Throughout the entries below, report every line where "readings" is found.

START Listed records

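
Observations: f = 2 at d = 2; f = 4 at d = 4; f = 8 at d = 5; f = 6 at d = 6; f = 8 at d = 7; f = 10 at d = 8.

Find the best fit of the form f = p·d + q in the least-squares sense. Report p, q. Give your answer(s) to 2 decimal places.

The normal equations are: 194·p + 32·q = 232;  32·p + 6·q = 38.
(Σd·d = 194, Σd = 32, Σ1 = 6, Σd·f = 232, Σf = 38.)
det = 194·6 − 32² = 140.
p = (232·6 − 32·38)/140 = 44/35; q = (194·38 − 32·232)/140 = -13/35.

p = 1.26, q = -0.37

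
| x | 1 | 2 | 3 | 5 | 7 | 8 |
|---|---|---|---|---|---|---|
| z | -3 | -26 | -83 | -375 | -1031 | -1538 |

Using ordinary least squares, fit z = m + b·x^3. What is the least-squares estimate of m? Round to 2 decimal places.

m = -1.01

Compute the Gram sums: Σ1 = 6, Σx^3 = 1016, Σx^3·x^3 = 396212.
And Σz = -3056, Σx^3·z = -1190416.
Eliminating b: 396212·(row 1) − 1016·(row 2) gives 1345016·m = 396212·(-3056) − 1016·(-1190416) = -1361216, so m = -170152/168127.
Then b = ((-1190416) − 1016·(-170152/168127))/396212 = -504700/168127.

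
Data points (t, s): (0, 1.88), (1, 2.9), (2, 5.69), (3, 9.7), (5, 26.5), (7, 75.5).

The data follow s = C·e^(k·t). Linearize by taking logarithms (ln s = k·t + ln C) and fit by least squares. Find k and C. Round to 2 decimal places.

Linearized form: ln s = k·t + ln C. From the 6 transformed points,
Sums: Σt = 18.0000, Σ(t)² = 88.0000, Σln s = 13.3081, Σt·ln s = 58.0132.
Normal system: [[88.0000, 18.0000]; [18.0000, 6]]·[k, ln C]ᵀ = [58.0132, 13.3081]ᵀ.
Solving (det = 204.0000): k = 0.53203, ln C = 0.62194, so C = exp(0.62194) = 1.86254.

k = 0.53, C = 1.86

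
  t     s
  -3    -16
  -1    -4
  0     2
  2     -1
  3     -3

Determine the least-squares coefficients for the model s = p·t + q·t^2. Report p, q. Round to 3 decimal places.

Compute the Gram sums: Σt·t = 23, Σt·t^2 = 7, Σt^2·t^2 = 179.
For Mᵀs: Σt·s = 41, Σt^2·s = -179.
Δ = 23·179 − 7² = 4068.
p = (41·179 − 7·(-179))/4068 = 716/339; q = (23·(-179) − 7·41)/4068 = -367/339.

p = 2.112, q = -1.083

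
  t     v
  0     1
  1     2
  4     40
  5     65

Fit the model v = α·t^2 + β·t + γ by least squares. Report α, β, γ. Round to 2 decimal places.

α = 3.00, β = -2.24, γ = 1.09

Compute the Gram sums: Σt^2·t^2 = 882, Σt^2·t = 190, Σt^2 = 42, Σt·t = 42, Σt = 10, Σ1 = 4.
For Aᵀv: Σt^2·v = 2267, Σt·v = 487, Σv = 108.
Normal equations: [[882, 190, 42]; [190, 42, 10]; [42, 10, 4]]·[α, β, γ]ᵀ = [2267, 487, 108]ᵀ.
Inverting the 3×3 Gram matrix, [α, β, γ]ᵀ = [3, -38/17, 37/34]ᵀ.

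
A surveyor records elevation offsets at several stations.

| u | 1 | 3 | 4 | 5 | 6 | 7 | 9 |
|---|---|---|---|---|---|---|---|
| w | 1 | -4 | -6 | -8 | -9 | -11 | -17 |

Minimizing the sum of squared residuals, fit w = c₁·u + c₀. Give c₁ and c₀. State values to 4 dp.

Entries of AᵀA: Σu·u = 217, Σu = 35, Σ1 = 7.
For Aᵀw: Σu·w = -359, Σw = -54.
So AᵀA·[c₁, c₀]ᵀ = Aᵀw: [[217, 35]; [35, 7]]·[c₁, c₀]ᵀ = [-359, -54]ᵀ.
Eliminating c₀: 7·(row 1) − 35·(row 2) gives 294·c₁ = 7·(-359) − 35·(-54) = -623, so c₁ = -89/42.
Then c₀ = ((-54) − 35·(-89/42))/7 = 121/42.

c₁ = -2.1190, c₀ = 2.8810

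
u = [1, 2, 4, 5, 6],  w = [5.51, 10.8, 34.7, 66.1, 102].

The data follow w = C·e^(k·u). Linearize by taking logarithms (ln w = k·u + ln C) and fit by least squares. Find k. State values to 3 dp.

k = 0.590

With ln wᵢ as the transformed response and uᵢ as the regressor:
Σu = 18.0000, Σ(u)² = 82.0000, Σln w = 16.4490, Σu·ln w = 69.3583.
Equations: 82.0000·k + 18.0000·ln C = 69.3583;  18.0000·k + 5·ln C = 16.4490.
Slope k = (n·Σu·ln w − Σu·Σln w)/(n·Σ(u)² − (Σu)²) = (5·69.3583 − 18.0000·16.4490)/86.0000 = 0.58965; ln C = (Σln w − k·Σu)/n = 1.16707.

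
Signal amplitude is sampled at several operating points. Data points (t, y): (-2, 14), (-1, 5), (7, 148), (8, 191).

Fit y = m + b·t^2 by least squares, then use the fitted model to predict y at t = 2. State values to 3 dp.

ŷ = 14.034

Normal-equation sums: Σ1 = 4, Σt^2 = 118, Σt^2·t^2 = 6514.
For Xᵀy: Σy = 358, Σt^2·y = 19537.
det = 4·6514 − 118² = 12132.
m = (358·6514 − 118·19537)/12132 = 4441/2022; b = (4·19537 − 118·358)/12132 = 2992/1011.
At t = 2: ŷ = (4441/2022)·(1) + (2992/1011)·(4) = 9459/674.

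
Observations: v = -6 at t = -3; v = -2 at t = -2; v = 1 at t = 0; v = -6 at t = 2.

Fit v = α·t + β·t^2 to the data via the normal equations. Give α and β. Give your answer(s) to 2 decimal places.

α = -1.00, β = -1.00

Forming MᵀM = [[17, -27]; [-27, 113]] and Mᵀv = [10, -86]ᵀ gives MᵀM·[α, β]ᵀ = Mᵀv.
Eliminating β: 113·(row 1) − (-27)·(row 2) gives 1192·α = 113·10 − (-27)·(-86) = -1192, so α = -1.
Then β = ((-86) − (-27)·(-1))/113 = -1.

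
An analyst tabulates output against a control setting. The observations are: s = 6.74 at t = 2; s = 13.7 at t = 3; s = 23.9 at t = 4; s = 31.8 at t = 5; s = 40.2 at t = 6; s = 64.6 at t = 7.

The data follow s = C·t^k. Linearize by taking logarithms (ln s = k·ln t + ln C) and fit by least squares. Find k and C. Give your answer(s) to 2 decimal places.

k = 1.73, C = 2.05

Linearized form: ln s = k·ln t + ln C. From the 6 transformed points,
Σln t = 8.5252, Σ(ln t)² = 13.1965, Σln s = 19.0209, Σln t·ln s = 28.8953.
Equations: 13.1965·k + 8.5252·ln C = 28.8953;  8.5252·k + 6·ln C = 19.0209.
Δ = 13.1965·6 − (8.5252)² = 6.5005; k = (28.8953·6 − 8.5252·19.0209)/6.5005 = 1.72536, ln C = (13.1965·19.0209 − 8.5252·28.8953)/6.5005 = 0.71865, so C = exp(0.71865) = 2.05166.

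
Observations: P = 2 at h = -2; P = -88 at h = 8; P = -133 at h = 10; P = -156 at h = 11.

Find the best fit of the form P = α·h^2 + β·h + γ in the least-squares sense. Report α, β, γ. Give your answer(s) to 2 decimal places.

Setting ∂/∂α … = 0 gives: 28753·α + 2835·β + 289·γ = -37800;  2835·α + 289·β + 27·γ = -3754;  289·α + 27·β + 4·γ = -375.
(Σh^2·h^2 = 28753, Σh^2·h = 2835, Σh^2 = 289, Σh·h = 289, Σh = 27, Σ1 = 4, Σh^2·P = -37800, Σh·P = -3754, ΣP = -375.)
Solving the 3×3 system (Gaussian elimination) gives α = -41117/39012, β = -35423/13004, γ = 7661/9753.

α = -1.05, β = -2.72, γ = 0.79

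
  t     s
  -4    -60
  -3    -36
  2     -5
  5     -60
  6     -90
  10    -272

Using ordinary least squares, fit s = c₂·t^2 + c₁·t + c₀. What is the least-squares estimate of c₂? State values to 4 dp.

c₂ = -3.0355

Forming AᵀA = [[12274, 1258, 190]; [1258, 190, 16]; [190, 16, 6]] and Aᵀs = [-33244, -3222, -523]ᵀ gives AᵀA·[c₂, c₁, c₀]ᵀ = Aᵀs.
Inverting the 3×3 Gram matrix, [c₂, c₁, c₀]ᵀ = [-1627391/536118, 1649639/536118, 6112/8123]ᵀ.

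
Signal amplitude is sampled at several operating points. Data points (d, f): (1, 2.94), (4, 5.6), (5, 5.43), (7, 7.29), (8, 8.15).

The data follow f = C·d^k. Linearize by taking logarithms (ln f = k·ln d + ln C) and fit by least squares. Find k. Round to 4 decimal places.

With ln fᵢ as the transformed response and ln dᵢ as the regressor:
Σln d = 7.0211, Σ(ln d)² = 12.6227, Σln f = 8.5776, Σln d·ln f = 13.3396.
Equations: 12.6227·k + 7.0211·ln C = 13.3396;  7.0211·k + 5·ln C = 8.5776.
Slope k = (n·Σln d·ln f − Σln d·Σln f)/(n·Σ(ln d)² − (Σln d)²) = (5·13.3396 − 7.0211·8.5776)/13.8181 = 0.46849; ln C = (Σln f − k·Σln d)/n = 1.05766.

k = 0.4685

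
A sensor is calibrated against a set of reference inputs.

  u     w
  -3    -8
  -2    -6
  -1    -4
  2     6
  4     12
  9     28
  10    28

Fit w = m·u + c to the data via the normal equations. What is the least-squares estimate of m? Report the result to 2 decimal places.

m = 2.94

Entries of AᵀA: Σu·u = 215, Σu = 19, Σ1 = 7.
Right-hand side: Σu·w = 632, Σw = 56.
Eliminating c: 7·(row 1) − 19·(row 2) gives 1144·m = 7·632 − 19·56 = 3360, so m = 420/143.
Then c = (56 − 19·(420/143))/7 = 4/143.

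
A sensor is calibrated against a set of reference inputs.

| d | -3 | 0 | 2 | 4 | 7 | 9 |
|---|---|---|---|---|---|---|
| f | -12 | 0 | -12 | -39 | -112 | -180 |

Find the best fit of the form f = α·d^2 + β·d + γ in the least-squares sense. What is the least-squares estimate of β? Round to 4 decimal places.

β = -1.9163

Forming AᵀA = [[9315, 1117, 159]; [1117, 159, 19]; [159, 19, 6]] and Aᵀf = [-20848, -2548, -355]ᵀ gives AᵀA·[α, β, γ]ᵀ = Aᵀf.
Row-reducing yields α = -257181/127816, β = -244939/127816, γ = 14245/63908.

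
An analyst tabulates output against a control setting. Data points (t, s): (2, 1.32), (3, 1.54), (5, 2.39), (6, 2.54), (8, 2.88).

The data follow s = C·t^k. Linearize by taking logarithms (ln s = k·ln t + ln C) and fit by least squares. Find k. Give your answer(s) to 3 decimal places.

k = 0.604

Taking logs, ln s = k·ln t + ln C, so regress ln s on ln t.
AᵀA = [[11.8122, 7.2724]; [7.2724, 5]], rhs = [5.9389, 3.5707]ᵀ  (here Σln t = 7.2724, Σ(ln t)² = 11.8122, Σln s = 3.5707, Σln t·ln s = 5.9389).
Slope k = (n·Σln t·ln s − Σln t·Σln s)/(n·Σ(ln t)² − (Σln t)²) = (5·5.9389 − 7.2724·3.5707)/6.1731 = 0.60380; ln C = (Σln s − k·Σln t)/n = -0.16409.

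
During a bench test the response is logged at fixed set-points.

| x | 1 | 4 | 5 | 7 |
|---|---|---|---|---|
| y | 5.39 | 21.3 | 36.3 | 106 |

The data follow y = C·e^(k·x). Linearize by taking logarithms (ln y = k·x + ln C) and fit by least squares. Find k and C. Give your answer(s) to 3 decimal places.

k = 0.495, C = 3.147

Linearized form: ln y = k·x + ln C. From the 4 transformed points,
Σx = 17.0000, Σ(x)² = 91.0000, Σln y = 12.9985, Σx·ln y = 64.5225.
Normal system: [[91.0000, 17.0000]; [17.0000, 4]]·[k, ln C]ᵀ = [64.5225, 12.9985]ᵀ.
Slope k = (n·Σx·ln y − Σx·Σln y)/(n·Σ(x)² − (Σx)²) = (4·64.5225 − 17.0000·12.9985)/75.0000 = 0.49487; ln C = (Σln y − k·Σx)/n = 1.14642, so C = exp(1.14642) = 3.14690.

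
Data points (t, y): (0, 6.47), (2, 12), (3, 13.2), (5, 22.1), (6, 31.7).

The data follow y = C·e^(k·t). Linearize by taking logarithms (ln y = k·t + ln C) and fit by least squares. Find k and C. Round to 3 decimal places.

With ln yᵢ as the transformed response and tᵢ as the regressor:
Sums: Σt = 16.0000, Σ(t)² = 74.0000, Σln y = 13.4842, Σt·ln y = 48.9263.
Normal system: [[74.0000, 16.0000]; [16.0000, 5]]·[k, ln C]ᵀ = [48.9263, 13.4842]ᵀ.
Solving (det = 114.0000): k = 0.25337, ln C = 1.88606, so C = exp(1.88606) = 6.59331.

k = 0.253, C = 6.593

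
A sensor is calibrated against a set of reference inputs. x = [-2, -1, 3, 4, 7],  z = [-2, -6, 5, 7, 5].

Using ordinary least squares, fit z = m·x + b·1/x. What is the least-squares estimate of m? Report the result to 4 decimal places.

m = 0.8018

Entries of AᵀA: Σx·x = 79, Σx·1/x = 5, Σ1/x·1/x = 10189/7056.
Right-hand side: Σx·z = 88, Σ1/x·z = 935/84.
Normal equations: [[79, 5]; [5, 10189/7056]]·[m, b]ᵀ = [88, 935/84]ᵀ.
Δ = 79·(10189/7056) − 5² = 628531/7056.
m = (88·(10189/7056) − 5·(935/84))/(628531/7056) = 503932/628531; b = (79·(935/84) − 5·88)/(628531/7056) = 3100020/628531.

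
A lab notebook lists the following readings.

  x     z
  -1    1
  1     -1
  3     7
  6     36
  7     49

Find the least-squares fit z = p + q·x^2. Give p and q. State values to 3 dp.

p = -1.363, q = 1.029

The normal system MᵀM·[p, q]ᵀ = Mᵀz is [[5, 96]; [96, 3780]]·[p, q]ᵀ = [92, 3760]ᵀ.
Determinant 5·3780 − 96² = 9684.
p = (92·3780 − 96·3760)/9684 = -1100/807; q = (5·3760 − 96·92)/9684 = 2492/2421.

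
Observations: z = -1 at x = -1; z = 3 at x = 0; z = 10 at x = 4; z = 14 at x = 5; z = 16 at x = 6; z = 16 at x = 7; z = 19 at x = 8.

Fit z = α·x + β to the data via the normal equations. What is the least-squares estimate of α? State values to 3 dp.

α = 2.145

Setting ∂/∂α … = 0 gives: 191·α + 29·β = 471;  29·α + 7·β = 77.
Eliminating β: 7·(row 1) − 29·(row 2) gives 496·α = 7·471 − 29·77 = 1064, so α = 133/62.
Then β = (77 − 29·(133/62))/7 = 131/62.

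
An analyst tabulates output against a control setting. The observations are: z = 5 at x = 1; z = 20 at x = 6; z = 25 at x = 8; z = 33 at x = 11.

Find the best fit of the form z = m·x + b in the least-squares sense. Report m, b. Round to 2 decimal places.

Entries of AᵀA: Σx·x = 222, Σx = 26, Σ1 = 4.
Right-hand side: Σx·z = 688, Σz = 83.
det = 222·4 − 26² = 212.
m = (688·4 − 26·83)/212 = 297/106; b = (222·83 − 26·688)/212 = 269/106.

m = 2.80, b = 2.54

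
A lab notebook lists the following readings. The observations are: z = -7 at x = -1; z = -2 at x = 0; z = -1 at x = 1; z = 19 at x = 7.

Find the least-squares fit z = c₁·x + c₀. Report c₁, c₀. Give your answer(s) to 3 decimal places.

With design matrix A, AᵀA = [[51, 7]; [7, 4]] and Aᵀz = [139, 9]ᵀ.
det = 51·4 − 7² = 155.
c₁ = (139·4 − 7·9)/155 = 493/155; c₀ = (51·9 − 7·139)/155 = -514/155.

c₁ = 3.181, c₀ = -3.316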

END Listed records

Exercise answer
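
A lab notebook lists the following readings.
A lab notebook lists the following readings. The observations are: z = -7 at x = -1; z = -2 at x = 0; z = -1 at x = 1; z = 19 at x = 7.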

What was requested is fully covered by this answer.